>>
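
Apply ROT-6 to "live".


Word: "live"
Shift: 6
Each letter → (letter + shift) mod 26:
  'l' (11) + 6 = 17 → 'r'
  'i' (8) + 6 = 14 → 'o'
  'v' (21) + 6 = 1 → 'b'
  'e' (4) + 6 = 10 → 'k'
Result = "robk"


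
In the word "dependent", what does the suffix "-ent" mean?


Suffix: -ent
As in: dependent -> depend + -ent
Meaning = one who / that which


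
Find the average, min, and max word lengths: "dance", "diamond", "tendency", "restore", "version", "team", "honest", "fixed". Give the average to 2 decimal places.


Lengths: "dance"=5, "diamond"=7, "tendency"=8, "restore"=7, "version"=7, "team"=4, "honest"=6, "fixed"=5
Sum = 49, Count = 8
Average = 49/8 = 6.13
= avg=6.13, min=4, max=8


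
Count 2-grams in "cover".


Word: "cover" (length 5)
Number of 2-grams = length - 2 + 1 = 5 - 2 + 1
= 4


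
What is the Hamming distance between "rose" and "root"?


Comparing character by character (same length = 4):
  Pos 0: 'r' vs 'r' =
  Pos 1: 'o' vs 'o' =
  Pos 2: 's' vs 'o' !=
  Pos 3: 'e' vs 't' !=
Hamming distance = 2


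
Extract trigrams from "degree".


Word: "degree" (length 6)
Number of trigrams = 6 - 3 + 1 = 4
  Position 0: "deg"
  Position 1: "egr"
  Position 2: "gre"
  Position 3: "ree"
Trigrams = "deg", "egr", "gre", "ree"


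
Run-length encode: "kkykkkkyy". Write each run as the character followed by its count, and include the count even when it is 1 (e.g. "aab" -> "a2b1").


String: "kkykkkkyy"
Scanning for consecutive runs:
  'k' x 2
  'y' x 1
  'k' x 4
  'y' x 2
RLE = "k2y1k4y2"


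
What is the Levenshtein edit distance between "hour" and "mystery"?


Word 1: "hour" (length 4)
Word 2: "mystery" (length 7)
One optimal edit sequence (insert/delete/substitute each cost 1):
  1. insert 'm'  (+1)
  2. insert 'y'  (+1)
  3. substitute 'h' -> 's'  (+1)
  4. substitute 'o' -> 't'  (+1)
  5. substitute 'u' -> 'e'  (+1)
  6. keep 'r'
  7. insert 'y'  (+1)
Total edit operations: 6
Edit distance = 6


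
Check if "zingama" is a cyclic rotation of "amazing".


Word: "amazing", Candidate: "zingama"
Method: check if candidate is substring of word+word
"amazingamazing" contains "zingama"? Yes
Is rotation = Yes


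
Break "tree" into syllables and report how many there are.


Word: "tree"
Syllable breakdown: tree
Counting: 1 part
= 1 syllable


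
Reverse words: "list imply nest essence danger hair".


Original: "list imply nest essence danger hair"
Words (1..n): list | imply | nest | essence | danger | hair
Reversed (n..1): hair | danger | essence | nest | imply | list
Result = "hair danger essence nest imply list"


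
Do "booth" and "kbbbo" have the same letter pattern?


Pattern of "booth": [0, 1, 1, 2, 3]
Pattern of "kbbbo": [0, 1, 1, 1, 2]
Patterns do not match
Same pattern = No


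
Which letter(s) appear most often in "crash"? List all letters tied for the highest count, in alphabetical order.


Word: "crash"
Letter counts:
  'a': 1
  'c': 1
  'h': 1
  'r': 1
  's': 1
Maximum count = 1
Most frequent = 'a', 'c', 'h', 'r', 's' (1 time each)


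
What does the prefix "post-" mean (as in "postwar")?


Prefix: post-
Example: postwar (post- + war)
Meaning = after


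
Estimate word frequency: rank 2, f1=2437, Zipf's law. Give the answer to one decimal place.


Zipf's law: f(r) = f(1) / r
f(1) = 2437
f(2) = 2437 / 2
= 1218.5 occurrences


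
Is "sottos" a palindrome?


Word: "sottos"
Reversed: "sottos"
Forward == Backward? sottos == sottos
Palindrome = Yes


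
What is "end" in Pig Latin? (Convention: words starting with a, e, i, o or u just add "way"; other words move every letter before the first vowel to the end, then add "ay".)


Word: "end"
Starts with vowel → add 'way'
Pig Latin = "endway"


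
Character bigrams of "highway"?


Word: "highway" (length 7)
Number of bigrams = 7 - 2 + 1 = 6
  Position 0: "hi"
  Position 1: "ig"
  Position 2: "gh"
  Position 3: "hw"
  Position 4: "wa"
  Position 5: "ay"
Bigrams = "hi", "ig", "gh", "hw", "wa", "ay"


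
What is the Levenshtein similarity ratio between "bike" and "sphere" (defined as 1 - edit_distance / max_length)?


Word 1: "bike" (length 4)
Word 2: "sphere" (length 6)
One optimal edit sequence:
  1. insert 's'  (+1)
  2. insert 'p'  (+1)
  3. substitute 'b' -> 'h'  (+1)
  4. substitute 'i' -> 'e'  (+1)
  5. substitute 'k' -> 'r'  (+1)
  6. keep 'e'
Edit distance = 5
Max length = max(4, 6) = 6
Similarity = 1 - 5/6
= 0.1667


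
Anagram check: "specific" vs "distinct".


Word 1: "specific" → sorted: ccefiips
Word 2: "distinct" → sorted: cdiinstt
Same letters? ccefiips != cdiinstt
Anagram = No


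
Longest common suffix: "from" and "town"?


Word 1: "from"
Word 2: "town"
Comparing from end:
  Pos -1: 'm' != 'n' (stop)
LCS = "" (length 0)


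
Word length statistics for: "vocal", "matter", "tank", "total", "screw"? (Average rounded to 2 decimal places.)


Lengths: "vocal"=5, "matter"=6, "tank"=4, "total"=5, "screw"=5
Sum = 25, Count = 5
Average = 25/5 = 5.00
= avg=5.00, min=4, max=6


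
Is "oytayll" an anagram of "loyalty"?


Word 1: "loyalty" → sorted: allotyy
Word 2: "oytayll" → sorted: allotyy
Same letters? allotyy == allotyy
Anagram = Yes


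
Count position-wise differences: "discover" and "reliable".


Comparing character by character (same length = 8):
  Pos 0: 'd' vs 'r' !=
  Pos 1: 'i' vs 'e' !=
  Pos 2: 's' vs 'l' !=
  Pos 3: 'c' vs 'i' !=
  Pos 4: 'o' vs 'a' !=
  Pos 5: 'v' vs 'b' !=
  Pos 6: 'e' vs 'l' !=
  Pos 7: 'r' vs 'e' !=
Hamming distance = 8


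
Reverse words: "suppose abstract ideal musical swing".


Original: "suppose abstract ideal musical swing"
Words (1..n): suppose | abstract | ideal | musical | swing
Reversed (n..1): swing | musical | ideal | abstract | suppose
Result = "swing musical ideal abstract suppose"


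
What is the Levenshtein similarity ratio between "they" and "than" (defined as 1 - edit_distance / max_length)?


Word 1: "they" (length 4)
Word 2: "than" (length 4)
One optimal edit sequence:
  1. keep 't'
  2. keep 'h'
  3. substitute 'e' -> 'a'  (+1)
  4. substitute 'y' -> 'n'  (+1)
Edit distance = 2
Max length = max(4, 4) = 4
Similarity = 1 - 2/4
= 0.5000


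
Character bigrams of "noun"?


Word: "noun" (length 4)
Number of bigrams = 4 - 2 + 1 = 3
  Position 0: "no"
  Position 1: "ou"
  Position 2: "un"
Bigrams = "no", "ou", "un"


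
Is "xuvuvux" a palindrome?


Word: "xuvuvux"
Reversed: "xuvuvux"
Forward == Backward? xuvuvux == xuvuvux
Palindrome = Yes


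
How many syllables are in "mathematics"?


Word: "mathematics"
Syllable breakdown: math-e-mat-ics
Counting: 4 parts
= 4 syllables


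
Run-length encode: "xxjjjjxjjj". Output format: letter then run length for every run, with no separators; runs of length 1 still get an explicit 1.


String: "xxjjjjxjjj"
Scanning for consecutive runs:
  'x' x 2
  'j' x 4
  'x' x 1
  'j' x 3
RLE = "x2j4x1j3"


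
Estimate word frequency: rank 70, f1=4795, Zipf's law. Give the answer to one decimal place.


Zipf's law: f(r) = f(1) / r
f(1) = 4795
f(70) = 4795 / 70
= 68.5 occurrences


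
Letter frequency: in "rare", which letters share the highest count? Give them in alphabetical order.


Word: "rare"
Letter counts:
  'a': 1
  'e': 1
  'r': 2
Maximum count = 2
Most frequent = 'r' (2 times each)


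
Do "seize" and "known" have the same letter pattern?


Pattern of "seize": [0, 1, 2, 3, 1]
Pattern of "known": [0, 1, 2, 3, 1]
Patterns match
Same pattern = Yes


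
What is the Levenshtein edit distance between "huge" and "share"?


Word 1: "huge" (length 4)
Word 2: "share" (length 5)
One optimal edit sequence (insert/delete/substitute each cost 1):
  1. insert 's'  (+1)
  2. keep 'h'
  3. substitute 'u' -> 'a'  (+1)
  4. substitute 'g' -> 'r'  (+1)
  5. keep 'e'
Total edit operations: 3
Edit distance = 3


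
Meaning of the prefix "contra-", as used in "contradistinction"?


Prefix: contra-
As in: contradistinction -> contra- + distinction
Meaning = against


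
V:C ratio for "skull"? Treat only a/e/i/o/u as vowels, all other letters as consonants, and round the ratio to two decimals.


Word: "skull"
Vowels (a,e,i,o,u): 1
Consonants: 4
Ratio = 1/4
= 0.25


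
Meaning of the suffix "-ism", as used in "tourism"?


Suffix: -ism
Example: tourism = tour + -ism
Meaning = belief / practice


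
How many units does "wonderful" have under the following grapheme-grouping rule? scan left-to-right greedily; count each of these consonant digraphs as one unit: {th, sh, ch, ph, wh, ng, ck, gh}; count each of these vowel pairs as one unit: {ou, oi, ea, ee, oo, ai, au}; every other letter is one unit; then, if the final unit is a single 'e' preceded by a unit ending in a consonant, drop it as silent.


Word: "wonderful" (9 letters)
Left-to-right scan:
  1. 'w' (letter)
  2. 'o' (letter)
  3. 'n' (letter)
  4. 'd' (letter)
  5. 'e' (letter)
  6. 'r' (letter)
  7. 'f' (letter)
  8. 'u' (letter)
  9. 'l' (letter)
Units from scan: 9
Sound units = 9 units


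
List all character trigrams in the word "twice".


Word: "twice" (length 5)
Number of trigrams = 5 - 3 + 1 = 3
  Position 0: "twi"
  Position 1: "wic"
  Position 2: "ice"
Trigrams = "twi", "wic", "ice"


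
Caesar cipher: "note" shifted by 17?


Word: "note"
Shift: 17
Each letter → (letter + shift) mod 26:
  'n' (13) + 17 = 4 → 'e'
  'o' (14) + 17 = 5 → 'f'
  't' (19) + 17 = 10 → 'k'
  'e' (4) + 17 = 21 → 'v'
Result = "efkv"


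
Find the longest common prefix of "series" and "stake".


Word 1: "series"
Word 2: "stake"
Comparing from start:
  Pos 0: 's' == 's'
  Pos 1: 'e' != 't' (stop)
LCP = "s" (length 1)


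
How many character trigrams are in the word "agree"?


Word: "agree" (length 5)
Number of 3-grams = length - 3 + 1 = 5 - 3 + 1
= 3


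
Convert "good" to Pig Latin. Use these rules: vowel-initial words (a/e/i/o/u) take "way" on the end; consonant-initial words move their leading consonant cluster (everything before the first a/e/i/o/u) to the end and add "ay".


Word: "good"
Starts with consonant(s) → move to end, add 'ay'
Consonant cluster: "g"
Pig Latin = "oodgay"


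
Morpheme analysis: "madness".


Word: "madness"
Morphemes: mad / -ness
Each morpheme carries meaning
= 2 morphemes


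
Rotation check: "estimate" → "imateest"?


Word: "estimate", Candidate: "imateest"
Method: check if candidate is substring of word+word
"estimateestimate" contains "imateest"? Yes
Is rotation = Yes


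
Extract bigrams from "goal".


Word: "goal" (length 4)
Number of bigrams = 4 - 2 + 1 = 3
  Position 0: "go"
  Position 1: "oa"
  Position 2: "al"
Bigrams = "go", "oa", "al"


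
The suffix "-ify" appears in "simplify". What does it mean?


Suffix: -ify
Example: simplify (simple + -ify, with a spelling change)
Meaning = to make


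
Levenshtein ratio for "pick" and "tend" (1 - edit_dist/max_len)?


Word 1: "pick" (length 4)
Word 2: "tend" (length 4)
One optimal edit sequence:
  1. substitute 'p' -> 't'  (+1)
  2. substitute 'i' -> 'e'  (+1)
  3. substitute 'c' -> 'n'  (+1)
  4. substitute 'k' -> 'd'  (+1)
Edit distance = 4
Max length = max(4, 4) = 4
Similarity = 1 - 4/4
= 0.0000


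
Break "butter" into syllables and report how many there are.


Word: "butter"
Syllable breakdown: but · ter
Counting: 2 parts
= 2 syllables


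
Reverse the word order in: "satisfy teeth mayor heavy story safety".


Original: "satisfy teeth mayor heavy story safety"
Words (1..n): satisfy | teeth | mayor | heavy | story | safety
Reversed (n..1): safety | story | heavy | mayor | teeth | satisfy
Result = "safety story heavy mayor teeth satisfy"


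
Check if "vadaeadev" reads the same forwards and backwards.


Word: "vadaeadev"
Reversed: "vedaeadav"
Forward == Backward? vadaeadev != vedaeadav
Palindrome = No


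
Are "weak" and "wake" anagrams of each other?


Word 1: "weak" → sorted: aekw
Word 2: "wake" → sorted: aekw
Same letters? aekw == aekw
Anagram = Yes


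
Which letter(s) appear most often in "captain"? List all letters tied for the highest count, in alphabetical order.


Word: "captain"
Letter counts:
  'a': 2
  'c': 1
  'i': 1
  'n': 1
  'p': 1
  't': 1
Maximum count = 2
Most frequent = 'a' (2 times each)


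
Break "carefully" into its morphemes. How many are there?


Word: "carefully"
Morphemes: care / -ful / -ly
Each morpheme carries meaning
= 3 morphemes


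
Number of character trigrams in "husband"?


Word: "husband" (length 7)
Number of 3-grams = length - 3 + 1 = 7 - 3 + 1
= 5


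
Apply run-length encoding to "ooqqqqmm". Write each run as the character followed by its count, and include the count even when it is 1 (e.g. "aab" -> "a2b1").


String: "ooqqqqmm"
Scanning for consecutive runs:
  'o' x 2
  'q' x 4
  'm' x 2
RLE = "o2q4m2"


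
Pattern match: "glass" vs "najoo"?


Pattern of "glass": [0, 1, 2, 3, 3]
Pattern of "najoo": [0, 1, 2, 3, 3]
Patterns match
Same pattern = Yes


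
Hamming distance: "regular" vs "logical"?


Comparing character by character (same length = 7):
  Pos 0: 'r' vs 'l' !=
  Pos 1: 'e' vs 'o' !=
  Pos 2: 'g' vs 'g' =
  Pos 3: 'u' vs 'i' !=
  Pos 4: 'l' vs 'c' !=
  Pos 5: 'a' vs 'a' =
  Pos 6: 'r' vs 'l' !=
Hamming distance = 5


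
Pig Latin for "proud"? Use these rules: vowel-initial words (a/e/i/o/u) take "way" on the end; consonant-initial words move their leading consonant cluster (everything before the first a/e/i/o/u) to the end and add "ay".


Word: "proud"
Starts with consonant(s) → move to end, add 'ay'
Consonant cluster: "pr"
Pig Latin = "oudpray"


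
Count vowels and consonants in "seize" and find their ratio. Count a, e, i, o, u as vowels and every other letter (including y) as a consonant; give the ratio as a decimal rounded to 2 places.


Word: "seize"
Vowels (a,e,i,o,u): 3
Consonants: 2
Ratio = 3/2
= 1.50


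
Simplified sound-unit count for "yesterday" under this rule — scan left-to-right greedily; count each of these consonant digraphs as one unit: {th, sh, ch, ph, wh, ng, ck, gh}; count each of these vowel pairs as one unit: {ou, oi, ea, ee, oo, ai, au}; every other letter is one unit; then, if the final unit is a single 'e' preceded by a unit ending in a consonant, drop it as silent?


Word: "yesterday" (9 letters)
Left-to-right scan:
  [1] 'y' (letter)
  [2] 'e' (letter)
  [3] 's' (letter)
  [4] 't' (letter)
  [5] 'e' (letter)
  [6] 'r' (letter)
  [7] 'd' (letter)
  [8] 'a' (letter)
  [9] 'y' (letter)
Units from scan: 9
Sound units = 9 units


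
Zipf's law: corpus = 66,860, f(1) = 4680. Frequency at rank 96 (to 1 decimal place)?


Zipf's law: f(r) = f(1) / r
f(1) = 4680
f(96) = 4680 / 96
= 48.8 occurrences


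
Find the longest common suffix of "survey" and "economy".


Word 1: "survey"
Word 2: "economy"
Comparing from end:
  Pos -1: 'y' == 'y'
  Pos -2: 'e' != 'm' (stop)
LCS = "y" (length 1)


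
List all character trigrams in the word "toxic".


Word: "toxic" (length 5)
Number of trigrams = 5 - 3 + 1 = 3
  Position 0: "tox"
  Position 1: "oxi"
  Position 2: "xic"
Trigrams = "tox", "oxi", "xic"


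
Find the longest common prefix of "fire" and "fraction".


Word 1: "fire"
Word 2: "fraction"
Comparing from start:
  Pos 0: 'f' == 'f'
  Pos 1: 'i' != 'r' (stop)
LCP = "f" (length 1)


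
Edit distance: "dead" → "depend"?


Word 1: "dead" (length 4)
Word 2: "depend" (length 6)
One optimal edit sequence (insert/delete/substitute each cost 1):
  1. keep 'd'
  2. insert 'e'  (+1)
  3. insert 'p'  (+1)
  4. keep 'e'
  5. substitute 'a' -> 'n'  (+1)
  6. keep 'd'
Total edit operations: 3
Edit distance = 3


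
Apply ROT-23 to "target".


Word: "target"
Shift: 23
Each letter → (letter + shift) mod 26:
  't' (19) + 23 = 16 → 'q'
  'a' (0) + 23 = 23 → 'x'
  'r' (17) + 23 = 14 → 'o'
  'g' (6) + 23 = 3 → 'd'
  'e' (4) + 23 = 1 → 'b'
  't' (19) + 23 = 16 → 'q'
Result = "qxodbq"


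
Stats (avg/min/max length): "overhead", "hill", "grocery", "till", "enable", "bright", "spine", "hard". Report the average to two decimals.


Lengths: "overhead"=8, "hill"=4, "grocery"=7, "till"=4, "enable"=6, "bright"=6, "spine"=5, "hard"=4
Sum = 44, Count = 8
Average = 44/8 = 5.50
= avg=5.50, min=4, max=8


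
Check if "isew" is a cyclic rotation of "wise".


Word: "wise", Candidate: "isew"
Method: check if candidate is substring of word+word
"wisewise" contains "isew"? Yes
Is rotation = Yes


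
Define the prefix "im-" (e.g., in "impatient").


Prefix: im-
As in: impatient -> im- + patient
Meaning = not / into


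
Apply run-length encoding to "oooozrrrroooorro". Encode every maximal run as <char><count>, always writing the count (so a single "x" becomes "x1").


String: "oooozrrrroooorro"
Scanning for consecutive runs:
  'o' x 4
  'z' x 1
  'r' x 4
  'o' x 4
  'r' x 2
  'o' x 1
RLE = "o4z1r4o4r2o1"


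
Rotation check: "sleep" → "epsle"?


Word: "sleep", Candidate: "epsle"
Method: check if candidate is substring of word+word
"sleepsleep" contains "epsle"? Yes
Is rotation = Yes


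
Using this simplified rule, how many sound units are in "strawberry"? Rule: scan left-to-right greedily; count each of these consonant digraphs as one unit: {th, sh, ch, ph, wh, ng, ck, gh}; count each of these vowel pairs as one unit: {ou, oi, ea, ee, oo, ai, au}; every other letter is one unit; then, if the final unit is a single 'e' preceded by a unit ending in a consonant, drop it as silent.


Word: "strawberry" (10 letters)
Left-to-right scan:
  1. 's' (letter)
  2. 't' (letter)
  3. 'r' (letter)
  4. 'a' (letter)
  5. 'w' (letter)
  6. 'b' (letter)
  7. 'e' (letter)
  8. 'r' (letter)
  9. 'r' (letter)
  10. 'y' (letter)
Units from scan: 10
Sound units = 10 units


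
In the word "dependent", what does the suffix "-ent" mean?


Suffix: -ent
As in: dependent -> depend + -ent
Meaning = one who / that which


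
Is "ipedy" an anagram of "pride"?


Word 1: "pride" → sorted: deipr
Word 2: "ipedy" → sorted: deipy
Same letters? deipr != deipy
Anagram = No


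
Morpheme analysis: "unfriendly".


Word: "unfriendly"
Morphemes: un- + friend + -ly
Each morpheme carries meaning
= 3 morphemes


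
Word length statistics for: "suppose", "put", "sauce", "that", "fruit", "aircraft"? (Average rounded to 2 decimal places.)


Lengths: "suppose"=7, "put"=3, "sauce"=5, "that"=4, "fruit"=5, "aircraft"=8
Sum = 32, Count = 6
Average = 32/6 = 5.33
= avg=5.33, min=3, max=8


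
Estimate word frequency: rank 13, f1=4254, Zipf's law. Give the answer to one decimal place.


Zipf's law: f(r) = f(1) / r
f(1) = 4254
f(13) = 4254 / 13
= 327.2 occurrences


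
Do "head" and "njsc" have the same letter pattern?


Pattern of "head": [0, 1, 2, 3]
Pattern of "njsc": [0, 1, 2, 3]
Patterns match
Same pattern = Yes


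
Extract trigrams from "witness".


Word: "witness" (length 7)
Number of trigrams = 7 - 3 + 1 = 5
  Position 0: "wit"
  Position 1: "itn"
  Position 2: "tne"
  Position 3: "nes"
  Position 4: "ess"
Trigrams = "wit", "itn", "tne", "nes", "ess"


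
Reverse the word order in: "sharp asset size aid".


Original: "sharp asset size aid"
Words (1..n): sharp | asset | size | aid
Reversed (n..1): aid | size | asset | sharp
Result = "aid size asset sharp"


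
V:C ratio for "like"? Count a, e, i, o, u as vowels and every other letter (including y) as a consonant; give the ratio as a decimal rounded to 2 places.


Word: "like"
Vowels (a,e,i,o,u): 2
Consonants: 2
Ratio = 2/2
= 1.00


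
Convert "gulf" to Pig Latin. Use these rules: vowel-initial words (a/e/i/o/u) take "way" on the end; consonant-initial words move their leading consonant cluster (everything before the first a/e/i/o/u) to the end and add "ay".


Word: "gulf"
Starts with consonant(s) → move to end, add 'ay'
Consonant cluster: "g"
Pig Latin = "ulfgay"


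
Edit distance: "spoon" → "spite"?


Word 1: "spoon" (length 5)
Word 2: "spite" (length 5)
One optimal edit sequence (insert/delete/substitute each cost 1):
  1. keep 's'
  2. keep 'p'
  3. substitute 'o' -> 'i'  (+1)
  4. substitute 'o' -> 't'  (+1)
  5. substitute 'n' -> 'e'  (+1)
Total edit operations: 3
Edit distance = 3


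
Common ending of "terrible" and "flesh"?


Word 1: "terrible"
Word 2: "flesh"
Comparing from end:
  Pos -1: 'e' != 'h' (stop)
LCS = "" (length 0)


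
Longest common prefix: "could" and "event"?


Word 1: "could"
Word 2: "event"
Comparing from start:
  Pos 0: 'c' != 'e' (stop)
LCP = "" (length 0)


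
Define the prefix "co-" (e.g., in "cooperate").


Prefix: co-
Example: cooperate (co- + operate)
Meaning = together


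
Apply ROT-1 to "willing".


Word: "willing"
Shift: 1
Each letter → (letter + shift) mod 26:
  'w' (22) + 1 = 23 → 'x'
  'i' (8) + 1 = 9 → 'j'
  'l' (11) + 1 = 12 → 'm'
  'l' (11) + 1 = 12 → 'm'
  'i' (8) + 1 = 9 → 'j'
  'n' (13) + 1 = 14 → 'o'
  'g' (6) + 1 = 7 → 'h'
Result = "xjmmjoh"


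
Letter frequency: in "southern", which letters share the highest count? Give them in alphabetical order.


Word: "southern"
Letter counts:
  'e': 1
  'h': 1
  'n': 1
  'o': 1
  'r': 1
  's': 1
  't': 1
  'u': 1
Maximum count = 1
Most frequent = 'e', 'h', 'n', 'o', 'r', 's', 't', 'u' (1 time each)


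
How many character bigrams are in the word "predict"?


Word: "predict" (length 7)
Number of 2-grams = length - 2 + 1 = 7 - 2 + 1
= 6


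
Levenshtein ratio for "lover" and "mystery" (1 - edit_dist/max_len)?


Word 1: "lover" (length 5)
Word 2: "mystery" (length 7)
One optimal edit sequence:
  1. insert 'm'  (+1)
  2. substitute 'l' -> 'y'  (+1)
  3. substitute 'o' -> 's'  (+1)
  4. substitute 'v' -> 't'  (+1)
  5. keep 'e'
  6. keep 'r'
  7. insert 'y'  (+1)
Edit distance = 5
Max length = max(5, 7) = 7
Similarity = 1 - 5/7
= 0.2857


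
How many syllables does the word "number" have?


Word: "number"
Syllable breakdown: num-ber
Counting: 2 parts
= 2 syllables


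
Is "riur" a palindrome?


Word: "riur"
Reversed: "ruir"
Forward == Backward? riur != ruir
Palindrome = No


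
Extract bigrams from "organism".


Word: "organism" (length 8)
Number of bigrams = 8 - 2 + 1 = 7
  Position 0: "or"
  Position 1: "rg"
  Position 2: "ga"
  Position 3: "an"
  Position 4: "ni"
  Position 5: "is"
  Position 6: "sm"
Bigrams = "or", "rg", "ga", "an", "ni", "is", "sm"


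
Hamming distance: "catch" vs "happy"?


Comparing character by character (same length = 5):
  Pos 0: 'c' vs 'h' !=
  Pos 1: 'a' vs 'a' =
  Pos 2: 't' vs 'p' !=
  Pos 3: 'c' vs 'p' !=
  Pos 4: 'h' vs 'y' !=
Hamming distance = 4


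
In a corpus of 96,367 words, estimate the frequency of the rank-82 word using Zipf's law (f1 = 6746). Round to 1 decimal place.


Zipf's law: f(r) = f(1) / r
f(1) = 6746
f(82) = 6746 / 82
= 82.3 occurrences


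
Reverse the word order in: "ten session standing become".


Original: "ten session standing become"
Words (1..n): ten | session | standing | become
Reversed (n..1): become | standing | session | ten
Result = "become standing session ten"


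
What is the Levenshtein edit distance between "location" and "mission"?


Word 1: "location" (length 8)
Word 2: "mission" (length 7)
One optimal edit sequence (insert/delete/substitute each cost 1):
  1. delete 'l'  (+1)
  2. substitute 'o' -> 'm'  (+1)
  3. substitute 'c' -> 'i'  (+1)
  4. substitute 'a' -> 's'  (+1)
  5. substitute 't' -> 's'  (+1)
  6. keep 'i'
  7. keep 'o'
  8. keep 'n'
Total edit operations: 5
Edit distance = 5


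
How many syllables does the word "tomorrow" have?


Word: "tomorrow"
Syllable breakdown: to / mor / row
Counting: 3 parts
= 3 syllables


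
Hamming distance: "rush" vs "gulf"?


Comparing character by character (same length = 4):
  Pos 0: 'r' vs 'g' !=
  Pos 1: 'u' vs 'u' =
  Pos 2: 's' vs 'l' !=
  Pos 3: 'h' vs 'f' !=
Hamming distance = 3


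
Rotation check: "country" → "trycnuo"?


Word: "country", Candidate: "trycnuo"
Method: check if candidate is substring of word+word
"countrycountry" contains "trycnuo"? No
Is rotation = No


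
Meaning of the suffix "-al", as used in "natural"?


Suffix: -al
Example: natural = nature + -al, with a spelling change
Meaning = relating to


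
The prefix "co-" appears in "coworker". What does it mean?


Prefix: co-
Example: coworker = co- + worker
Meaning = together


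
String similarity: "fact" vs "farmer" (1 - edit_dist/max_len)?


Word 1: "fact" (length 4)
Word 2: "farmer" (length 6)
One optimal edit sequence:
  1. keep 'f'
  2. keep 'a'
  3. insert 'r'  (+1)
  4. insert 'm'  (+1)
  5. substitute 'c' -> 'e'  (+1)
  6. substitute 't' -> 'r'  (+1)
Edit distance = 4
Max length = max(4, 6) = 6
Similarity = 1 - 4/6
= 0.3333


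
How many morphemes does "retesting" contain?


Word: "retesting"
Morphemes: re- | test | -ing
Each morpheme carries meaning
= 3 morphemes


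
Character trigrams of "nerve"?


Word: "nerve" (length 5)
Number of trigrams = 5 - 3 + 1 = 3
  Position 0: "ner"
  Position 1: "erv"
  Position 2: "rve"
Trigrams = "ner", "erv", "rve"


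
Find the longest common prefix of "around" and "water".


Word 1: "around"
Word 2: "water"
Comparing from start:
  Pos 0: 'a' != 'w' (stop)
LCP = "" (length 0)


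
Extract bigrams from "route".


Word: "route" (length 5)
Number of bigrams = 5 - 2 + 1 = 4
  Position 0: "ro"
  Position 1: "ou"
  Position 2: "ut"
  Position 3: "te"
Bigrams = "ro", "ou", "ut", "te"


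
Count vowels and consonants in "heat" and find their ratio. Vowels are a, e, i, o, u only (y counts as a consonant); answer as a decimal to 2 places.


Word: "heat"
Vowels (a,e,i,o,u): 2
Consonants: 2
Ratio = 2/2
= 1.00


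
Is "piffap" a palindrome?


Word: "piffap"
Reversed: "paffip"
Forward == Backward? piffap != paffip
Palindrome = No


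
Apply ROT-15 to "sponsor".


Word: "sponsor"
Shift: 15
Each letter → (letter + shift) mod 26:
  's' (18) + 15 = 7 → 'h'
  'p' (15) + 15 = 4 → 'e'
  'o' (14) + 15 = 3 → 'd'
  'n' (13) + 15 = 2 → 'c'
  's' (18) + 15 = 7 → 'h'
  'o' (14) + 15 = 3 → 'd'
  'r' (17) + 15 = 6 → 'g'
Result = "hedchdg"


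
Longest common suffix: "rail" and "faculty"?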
<<
» **ABOUT THIS TASK**
Begin with the line that contains "Apply ROT-15 to" and quote each line after it exactly, stopping after the last line of the data.

» **SOLUTION BELOW**
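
Apply ROT-15 to "sponsor".


Word: "sponsor"
Shift: 15
Each letter → (letter + shift) mod 26:
  's' (18) + 15 = 7 → 'h'
  'p' (15) + 15 = 4 → 'e'
  'o' (14) + 15 = 3 → 'd'
  'n' (13) + 15 = 2 → 'c'
  's' (18) + 15 = 7 → 'h'
  'o' (14) + 15 = 3 → 'd'
  'r' (17) + 15 = 6 → 'g'
Result = "hedchdg"


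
Longest common suffix: "rail" and "faculty"?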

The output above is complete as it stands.